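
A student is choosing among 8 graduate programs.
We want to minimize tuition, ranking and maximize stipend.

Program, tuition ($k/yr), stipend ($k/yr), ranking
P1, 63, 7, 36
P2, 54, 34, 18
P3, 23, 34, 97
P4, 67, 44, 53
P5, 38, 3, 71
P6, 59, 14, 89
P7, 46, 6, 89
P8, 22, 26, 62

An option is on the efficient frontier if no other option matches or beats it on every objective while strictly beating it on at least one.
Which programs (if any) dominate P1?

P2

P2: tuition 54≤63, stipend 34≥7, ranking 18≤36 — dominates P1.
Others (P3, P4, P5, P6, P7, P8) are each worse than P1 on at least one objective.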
=-=-=-=-=
▸ TASK DETAILS: Start copying at the line that contains "P8, 22, 26, 62" and stop after the last line of the records, keeping every line exactly.

▸ RESULT OF THIS EXERCISE:
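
P8, 22, 26, 62

An option is on the efficient frontier if no other option matches or beats it on every objective while strictly beating it on at least one.
Which programs (if any) dominate P1?

P2

P2: tuition 54≤63, stipend 34≥7, ranking 18≤36 — dominates P1.
Others (P3, P4, P5, P6, P7, P8) are each worse than P1 on at least one objective.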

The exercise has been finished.